### PROVIDED RECORDS
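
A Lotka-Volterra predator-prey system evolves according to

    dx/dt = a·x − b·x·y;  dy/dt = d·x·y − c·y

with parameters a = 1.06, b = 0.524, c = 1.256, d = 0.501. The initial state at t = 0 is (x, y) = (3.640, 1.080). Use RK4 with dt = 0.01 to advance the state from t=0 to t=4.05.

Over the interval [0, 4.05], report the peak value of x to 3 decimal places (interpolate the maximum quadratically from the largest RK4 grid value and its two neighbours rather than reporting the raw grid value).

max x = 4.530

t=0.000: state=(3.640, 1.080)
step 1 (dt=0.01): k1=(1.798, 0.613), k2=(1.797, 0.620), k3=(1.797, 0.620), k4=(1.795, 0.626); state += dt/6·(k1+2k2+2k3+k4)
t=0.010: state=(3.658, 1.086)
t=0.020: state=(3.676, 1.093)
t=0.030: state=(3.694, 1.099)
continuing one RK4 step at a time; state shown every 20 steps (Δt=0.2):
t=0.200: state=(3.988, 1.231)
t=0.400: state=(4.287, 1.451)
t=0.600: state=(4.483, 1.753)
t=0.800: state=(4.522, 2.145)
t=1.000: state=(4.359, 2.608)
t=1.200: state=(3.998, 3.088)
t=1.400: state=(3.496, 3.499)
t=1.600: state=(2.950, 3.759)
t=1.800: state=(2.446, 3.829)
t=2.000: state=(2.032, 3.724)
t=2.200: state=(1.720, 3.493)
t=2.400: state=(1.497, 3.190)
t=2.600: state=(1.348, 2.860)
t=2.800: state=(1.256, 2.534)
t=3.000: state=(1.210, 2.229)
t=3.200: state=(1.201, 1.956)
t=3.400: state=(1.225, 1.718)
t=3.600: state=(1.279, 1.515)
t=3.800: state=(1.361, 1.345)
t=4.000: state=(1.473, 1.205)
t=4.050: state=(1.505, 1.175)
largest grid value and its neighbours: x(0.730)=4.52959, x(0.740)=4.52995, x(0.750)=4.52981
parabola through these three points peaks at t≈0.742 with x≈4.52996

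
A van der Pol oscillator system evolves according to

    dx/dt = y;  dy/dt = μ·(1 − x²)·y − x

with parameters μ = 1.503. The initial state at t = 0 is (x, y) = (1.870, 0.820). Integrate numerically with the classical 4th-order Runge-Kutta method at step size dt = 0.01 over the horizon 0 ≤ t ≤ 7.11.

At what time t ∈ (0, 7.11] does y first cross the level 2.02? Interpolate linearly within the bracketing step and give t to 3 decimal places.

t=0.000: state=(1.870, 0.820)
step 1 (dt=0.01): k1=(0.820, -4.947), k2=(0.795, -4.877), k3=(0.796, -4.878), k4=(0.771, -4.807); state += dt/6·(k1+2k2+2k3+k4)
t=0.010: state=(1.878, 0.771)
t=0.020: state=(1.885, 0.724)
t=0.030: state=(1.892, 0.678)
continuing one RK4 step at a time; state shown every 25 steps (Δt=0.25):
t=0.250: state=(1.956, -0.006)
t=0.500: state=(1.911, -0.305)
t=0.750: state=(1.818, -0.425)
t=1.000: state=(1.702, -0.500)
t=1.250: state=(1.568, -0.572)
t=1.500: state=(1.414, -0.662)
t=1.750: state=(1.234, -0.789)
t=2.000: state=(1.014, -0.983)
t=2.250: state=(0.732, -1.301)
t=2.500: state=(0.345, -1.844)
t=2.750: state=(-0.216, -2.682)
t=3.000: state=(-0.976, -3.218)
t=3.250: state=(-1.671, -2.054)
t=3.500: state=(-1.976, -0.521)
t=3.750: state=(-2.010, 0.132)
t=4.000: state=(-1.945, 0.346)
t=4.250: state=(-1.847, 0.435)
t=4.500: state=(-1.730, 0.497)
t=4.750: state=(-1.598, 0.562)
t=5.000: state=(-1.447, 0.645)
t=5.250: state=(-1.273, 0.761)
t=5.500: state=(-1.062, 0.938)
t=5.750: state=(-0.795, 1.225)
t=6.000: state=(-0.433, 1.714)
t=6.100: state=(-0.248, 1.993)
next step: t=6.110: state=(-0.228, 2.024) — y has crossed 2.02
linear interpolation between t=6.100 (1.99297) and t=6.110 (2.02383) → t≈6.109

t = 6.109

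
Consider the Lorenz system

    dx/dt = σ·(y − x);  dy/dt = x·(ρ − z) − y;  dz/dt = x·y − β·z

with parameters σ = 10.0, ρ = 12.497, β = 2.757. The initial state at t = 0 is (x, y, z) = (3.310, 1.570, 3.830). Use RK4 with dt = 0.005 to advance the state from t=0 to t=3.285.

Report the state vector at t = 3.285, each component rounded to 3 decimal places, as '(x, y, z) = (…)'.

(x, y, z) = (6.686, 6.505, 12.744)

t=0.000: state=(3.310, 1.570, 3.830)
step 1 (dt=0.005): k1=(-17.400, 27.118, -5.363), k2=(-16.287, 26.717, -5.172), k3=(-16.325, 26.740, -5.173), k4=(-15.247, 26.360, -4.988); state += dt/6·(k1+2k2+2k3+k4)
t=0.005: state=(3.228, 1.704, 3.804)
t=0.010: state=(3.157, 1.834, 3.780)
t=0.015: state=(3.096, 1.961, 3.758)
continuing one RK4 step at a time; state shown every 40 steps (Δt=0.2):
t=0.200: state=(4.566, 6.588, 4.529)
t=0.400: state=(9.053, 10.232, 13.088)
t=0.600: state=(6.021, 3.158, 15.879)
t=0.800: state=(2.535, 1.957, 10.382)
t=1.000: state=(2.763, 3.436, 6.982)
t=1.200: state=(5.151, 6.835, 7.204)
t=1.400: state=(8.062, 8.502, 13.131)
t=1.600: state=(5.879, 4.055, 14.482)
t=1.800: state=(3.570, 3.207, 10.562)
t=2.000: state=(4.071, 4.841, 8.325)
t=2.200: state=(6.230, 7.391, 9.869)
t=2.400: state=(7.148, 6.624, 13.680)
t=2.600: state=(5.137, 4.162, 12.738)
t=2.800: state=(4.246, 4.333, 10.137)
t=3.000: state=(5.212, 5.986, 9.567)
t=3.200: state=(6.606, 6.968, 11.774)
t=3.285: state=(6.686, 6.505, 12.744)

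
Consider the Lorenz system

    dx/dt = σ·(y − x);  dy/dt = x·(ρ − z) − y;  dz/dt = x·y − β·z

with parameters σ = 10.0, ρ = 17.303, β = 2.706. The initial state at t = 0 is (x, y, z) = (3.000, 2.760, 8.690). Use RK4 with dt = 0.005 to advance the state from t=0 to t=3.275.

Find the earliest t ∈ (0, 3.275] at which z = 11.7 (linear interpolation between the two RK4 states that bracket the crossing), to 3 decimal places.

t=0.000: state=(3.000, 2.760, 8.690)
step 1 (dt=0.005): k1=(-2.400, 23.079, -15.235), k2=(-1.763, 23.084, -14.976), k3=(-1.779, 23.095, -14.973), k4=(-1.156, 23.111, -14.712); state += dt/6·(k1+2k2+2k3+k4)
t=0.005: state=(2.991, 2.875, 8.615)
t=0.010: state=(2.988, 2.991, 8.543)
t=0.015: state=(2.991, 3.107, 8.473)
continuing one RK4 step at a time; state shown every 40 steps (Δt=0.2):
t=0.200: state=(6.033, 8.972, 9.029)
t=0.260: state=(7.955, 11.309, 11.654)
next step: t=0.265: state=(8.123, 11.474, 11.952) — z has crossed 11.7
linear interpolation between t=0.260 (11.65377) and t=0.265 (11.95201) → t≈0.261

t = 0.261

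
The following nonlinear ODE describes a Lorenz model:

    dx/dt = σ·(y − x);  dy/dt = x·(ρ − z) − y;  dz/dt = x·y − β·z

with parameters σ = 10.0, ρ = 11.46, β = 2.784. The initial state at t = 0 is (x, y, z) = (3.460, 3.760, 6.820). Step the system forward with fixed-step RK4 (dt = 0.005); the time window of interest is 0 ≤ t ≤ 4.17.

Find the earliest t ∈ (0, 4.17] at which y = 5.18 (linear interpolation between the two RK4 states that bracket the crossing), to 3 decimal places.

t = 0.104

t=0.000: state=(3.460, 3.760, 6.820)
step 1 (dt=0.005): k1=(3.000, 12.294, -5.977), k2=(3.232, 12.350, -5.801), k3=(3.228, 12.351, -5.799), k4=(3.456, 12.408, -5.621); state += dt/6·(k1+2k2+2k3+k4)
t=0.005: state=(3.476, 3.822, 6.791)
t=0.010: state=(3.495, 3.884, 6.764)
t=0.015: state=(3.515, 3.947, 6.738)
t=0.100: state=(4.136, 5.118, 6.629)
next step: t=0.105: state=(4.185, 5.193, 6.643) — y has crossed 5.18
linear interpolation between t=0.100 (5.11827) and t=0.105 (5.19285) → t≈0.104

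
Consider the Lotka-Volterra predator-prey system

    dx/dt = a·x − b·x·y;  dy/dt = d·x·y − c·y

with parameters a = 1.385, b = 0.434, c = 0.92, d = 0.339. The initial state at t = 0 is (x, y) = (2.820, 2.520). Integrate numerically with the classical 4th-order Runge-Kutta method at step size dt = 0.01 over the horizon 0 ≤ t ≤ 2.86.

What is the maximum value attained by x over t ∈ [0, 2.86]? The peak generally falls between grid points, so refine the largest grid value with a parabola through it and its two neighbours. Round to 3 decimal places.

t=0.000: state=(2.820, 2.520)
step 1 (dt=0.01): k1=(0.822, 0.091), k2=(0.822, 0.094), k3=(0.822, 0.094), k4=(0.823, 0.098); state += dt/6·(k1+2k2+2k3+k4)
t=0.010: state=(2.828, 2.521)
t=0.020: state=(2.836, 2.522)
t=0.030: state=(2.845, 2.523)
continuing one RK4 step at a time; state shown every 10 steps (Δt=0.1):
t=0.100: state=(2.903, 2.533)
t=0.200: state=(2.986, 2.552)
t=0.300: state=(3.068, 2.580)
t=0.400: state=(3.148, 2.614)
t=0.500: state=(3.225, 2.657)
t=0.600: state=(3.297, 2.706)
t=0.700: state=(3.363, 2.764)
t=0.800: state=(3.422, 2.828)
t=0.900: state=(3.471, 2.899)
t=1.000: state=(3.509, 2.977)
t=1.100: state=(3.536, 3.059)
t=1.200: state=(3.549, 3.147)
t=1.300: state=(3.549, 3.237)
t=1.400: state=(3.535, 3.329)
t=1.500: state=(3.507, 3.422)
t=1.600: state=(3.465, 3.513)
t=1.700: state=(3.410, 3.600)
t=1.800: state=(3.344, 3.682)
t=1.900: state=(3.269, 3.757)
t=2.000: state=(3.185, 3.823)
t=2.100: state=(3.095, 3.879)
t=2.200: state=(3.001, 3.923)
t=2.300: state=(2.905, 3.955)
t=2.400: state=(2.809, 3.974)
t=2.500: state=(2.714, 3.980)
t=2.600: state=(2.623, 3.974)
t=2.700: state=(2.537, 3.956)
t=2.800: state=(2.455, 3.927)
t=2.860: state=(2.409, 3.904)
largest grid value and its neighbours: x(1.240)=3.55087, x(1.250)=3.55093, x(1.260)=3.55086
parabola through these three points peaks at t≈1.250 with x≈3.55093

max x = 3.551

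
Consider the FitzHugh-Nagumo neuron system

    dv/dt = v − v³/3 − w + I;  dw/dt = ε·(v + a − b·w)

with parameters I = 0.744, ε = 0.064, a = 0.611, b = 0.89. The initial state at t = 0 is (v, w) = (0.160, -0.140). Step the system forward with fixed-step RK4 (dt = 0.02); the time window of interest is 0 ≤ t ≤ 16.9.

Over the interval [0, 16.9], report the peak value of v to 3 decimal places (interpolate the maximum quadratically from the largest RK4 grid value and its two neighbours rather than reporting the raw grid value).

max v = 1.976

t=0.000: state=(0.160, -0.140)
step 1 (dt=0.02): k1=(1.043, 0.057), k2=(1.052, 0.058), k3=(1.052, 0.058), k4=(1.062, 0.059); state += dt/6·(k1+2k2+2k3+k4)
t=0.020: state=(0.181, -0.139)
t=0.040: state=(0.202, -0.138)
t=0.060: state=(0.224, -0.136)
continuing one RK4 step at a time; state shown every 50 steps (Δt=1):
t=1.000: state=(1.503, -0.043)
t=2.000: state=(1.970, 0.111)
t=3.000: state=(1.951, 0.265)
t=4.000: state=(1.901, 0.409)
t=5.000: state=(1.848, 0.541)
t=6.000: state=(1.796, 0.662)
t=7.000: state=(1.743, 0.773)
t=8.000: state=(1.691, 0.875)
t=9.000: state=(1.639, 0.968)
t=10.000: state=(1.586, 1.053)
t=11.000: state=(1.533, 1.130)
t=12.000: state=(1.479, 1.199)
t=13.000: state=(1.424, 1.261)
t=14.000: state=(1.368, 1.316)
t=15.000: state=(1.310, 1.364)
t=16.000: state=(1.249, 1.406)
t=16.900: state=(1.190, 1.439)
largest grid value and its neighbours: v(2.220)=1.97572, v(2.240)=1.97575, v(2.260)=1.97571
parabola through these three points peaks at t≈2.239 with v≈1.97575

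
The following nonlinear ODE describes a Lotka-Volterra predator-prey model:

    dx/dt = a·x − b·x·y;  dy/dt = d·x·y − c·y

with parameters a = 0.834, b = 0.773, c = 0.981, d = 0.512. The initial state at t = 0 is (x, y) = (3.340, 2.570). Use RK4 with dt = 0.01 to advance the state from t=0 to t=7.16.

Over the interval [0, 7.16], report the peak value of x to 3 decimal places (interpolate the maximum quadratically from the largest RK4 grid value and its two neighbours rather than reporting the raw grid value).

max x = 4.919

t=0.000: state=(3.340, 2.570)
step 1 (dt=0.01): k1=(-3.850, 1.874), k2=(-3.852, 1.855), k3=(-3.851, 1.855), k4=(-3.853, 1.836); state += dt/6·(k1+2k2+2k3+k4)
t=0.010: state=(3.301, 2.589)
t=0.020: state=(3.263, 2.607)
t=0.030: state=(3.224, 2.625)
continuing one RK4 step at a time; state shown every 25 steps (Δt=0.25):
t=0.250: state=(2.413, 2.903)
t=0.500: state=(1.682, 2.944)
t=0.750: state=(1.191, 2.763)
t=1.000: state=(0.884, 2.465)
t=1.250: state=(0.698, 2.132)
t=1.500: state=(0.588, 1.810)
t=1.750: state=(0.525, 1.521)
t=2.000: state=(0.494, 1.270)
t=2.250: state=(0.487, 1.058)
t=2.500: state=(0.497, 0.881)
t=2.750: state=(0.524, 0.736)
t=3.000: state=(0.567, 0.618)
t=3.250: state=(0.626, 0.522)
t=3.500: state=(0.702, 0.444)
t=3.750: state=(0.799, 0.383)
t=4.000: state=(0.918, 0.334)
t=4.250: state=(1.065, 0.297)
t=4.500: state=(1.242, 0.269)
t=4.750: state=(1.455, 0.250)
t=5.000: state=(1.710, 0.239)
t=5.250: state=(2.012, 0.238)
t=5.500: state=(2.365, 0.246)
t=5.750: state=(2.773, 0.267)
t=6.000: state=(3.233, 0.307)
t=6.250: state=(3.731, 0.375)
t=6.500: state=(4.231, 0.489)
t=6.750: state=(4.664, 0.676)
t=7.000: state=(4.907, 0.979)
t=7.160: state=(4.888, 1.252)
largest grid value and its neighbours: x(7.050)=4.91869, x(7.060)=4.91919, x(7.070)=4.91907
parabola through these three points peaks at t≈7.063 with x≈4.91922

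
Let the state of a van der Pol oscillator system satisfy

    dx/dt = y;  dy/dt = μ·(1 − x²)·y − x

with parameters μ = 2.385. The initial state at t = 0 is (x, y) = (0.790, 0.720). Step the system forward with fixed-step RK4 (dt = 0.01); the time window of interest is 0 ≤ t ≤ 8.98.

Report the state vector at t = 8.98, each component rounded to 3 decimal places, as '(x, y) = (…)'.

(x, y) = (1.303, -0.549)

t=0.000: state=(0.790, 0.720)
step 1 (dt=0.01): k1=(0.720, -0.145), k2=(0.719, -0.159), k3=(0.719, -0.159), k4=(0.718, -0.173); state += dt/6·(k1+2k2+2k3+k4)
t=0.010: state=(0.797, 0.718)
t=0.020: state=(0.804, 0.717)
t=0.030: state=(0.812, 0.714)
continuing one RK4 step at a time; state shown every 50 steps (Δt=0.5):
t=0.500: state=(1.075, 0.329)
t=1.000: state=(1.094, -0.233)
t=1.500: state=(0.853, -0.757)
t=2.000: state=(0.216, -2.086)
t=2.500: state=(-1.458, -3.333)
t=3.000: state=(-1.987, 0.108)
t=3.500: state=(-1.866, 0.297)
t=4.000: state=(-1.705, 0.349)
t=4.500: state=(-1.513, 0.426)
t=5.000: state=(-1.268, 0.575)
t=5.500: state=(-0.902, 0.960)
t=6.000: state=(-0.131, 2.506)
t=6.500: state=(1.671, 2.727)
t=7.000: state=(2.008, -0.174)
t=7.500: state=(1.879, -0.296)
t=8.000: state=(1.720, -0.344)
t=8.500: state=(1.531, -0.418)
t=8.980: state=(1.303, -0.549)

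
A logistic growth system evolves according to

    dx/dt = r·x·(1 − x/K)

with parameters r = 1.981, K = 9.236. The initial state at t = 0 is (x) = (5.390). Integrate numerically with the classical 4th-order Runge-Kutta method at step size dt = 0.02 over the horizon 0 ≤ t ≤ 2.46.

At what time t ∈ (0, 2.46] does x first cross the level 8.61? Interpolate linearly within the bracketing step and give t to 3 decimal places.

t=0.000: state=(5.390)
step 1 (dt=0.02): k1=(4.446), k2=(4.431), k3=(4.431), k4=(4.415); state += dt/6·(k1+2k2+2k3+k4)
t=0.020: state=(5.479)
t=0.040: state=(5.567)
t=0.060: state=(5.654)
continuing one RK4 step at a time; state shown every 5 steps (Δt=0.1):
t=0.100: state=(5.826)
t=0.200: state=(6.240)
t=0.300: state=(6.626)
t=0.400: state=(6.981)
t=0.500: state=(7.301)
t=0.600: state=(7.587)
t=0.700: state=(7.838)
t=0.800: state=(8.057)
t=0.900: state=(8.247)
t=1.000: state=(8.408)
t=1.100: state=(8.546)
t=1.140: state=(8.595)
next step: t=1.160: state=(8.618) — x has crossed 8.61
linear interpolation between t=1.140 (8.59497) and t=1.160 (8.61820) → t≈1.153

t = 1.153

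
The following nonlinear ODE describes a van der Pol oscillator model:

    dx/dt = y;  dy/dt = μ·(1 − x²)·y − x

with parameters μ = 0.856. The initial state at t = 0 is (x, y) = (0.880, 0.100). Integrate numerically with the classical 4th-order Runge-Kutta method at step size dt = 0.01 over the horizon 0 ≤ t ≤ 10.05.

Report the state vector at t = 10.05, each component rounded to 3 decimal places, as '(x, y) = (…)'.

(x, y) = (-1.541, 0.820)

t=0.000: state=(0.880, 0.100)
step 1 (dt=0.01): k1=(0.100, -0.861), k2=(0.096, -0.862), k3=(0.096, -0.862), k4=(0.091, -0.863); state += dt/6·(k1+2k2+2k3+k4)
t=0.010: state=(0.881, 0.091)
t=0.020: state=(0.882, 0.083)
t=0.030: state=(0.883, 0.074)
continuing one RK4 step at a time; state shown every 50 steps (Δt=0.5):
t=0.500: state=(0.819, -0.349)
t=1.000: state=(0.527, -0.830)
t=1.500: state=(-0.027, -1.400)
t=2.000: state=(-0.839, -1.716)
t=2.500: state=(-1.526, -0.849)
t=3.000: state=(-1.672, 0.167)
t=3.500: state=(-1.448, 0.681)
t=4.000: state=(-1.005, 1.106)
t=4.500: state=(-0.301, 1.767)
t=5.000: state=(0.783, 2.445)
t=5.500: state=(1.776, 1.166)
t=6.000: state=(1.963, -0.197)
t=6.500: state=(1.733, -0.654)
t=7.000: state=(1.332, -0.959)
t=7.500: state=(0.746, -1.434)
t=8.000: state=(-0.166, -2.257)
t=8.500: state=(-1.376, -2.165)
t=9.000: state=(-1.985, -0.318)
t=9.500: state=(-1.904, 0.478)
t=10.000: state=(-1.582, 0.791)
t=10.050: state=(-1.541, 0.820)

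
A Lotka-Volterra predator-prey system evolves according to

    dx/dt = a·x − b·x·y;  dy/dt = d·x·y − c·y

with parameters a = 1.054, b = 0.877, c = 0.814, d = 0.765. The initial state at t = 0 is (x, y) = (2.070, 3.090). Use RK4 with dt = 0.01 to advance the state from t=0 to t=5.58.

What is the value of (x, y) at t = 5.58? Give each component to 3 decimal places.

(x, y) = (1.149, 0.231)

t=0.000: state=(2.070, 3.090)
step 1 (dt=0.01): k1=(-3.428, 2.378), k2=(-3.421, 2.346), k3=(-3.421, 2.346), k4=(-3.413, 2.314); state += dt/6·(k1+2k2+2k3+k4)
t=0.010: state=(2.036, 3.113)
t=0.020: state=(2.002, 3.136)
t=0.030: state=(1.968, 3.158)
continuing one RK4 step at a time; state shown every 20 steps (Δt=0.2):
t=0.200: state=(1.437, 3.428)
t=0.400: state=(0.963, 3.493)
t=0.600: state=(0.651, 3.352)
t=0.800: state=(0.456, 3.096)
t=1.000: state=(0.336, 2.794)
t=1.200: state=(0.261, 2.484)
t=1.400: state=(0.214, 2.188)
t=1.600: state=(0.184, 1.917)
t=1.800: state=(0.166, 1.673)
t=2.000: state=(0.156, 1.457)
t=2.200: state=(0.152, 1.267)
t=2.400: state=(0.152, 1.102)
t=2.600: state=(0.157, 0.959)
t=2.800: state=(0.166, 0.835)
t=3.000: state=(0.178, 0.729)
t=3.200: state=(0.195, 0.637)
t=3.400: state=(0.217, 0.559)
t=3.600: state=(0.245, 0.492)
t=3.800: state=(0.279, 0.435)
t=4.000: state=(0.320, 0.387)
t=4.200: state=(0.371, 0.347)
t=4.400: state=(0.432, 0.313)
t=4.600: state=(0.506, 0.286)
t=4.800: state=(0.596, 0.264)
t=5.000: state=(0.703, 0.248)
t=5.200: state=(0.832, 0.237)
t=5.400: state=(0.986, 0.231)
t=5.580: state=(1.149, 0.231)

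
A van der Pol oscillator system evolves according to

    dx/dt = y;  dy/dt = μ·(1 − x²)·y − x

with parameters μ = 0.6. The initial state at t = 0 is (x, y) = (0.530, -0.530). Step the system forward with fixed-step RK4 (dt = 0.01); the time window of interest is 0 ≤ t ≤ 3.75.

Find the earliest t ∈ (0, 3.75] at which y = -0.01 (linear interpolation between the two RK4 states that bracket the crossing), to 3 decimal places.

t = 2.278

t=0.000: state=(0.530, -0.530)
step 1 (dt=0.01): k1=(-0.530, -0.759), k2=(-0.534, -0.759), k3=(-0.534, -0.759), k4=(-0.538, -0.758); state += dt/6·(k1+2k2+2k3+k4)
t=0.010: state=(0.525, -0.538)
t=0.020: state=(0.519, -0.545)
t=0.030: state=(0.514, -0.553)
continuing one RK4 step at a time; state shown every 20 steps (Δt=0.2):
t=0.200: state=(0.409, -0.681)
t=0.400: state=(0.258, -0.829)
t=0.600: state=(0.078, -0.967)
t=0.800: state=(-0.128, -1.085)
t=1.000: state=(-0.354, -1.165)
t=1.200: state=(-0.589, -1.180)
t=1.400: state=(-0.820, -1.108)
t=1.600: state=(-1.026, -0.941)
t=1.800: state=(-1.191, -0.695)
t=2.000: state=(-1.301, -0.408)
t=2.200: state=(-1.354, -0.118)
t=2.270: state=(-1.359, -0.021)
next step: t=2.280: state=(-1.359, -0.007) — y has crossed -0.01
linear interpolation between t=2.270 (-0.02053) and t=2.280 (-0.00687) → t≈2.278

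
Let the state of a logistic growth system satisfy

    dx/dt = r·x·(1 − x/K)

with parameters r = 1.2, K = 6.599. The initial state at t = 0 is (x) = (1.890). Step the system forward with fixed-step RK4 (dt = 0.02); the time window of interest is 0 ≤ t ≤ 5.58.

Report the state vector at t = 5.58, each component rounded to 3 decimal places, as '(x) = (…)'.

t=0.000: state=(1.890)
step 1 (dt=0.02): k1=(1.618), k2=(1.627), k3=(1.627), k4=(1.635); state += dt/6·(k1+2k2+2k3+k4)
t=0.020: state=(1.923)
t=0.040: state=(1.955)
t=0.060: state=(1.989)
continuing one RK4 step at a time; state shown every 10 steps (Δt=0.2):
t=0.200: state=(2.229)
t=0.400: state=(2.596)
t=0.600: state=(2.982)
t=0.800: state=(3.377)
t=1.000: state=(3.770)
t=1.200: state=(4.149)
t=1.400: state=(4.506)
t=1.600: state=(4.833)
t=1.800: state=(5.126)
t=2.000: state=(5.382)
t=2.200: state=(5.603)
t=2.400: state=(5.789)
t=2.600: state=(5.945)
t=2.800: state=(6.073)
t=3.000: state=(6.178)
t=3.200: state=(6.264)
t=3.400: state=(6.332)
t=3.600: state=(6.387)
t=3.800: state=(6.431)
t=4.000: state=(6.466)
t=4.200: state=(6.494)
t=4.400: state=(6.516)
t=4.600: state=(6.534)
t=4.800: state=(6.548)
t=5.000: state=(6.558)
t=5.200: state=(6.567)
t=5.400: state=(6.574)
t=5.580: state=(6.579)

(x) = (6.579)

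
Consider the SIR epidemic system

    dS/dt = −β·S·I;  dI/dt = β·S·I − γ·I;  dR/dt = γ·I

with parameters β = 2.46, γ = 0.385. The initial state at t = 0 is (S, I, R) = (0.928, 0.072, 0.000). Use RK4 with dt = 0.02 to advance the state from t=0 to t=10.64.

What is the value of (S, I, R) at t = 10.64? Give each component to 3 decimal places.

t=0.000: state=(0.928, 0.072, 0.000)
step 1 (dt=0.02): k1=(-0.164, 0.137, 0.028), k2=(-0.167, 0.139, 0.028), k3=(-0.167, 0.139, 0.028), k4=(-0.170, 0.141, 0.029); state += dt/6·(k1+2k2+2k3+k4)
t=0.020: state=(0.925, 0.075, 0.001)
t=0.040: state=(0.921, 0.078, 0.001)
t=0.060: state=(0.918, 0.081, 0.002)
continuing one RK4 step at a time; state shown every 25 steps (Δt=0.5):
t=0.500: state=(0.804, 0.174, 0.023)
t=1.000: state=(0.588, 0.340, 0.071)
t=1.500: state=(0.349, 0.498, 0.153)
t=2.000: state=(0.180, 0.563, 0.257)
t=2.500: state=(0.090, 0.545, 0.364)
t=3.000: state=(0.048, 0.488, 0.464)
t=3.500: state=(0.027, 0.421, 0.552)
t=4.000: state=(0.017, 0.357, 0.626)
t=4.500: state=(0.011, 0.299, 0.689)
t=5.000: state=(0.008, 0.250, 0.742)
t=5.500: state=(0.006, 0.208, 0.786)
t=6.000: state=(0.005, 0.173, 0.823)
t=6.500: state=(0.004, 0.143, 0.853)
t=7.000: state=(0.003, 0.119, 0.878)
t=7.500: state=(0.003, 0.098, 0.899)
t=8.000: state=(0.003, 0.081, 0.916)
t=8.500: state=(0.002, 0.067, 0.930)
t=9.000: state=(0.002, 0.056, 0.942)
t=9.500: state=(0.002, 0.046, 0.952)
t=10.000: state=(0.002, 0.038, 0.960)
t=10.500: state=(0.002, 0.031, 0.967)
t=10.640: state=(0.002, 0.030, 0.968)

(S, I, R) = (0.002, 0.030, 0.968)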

### EXERCISE DESCRIPTION
Lines that contain "size" are to be copied from the records above.

### PROBLEM SOLUTION
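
with parameters μ = 1.503. The initial state at t = 0 is (x, y) = (1.870, 0.820). Integrate numerically with the classical 4th-order Runge-Kutta method at step size dt = 0.01 over the horizon 0 ≤ t ≤ 7.11.
with parameters a = 1.385, b = 0.434, c = 0.92, d = 0.339. The initial state at t = 0 is (x, y) = (2.820, 2.520). Integrate numerically with the classical 4th-order Runge-Kutta method at step size dt = 0.01 over the horizon 0 ≤ t ≤ 2.86.
with parameters r = 1.981, K = 9.236. The initial state at t = 0 is (x) = (5.390). Integrate numerically with the classical 4th-order Runge-Kutta method at step size dt = 0.02 over the horizon 0 ≤ t ≤ 2.46.
with parameters μ = 0.856. The initial state at t = 0 is (x, y) = (0.880, 0.100). Integrate numerically with the classical 4th-order Runge-Kutta method at step size dt = 0.01 over the horizon 0 ≤ t ≤ 10.05.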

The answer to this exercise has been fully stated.